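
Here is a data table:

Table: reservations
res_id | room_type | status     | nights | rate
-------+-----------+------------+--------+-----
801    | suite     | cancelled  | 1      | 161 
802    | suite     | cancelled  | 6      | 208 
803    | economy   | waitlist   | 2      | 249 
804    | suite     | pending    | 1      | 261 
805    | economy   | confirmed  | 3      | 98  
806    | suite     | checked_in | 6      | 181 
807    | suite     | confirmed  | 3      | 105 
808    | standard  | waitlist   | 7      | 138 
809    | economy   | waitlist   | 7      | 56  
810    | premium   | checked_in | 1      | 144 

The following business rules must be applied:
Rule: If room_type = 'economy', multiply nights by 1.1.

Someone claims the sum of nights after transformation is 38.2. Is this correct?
Yes, the result is correct.

Step 1: Calculate the correct sum after transformation
Step 2: Apply multiplier 1.1 to records where room_type = 'economy'
Step 3: Correct result = 38.2
Step 4: Claimed result = 38.2
Step 5: 38.2 = 38.2 ✓
Conclusion: The claimed result is correct.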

• _Task prompt_: Copy out every line from the data above that has "confirmed" in it.

• _Response to the exercise_:
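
805    | economy   | confirmed  | 3      | 98  
807    | suite     | confirmed  | 3      | 105 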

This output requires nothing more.